TASK TO COMPLETE
For the word "Answer", count the lines of the data that include it and give only the total.

+++ PROVIDED INFORMATION

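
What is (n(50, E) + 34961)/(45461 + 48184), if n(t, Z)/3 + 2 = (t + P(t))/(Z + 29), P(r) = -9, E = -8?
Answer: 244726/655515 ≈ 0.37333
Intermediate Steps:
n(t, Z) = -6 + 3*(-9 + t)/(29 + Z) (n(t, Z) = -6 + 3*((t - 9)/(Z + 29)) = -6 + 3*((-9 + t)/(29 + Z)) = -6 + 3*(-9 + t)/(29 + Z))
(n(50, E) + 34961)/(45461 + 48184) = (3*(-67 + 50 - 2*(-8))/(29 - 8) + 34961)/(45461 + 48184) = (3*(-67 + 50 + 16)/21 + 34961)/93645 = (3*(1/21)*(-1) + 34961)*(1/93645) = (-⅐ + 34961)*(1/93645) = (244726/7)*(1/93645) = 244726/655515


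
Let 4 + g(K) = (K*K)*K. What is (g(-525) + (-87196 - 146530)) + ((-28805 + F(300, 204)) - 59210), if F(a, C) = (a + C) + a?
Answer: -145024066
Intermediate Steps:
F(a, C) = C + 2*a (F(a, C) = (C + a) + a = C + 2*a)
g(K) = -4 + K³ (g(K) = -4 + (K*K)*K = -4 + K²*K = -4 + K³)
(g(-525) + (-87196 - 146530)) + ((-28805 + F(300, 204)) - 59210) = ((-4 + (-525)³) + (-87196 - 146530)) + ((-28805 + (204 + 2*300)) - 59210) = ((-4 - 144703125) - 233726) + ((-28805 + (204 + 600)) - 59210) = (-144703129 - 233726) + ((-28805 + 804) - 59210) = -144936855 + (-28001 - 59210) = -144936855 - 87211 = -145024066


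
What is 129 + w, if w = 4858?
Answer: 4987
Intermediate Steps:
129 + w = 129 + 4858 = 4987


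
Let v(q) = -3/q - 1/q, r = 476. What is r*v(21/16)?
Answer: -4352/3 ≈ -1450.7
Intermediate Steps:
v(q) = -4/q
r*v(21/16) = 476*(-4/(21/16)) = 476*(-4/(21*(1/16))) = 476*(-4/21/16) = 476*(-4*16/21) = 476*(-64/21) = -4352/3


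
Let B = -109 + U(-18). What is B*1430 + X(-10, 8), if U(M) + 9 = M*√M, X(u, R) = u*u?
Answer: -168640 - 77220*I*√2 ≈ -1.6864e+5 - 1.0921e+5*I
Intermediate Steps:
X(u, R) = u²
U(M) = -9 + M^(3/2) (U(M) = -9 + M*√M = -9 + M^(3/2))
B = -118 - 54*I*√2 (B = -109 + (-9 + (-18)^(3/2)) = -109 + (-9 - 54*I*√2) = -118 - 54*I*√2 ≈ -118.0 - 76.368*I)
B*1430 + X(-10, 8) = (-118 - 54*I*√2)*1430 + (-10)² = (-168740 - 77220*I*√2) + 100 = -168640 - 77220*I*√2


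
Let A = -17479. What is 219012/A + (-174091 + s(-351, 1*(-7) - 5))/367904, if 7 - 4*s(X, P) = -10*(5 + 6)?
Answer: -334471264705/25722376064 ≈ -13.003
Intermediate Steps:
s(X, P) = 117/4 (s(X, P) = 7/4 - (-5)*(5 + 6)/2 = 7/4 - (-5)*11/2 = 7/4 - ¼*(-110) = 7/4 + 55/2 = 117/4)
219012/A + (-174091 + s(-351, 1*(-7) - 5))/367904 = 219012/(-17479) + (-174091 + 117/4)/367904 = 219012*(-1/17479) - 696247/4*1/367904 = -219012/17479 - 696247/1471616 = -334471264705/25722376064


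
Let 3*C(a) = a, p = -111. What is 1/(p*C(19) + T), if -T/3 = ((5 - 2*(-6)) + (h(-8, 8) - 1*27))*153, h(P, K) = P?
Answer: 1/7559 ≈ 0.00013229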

++++++

OUTPUT BELOW
7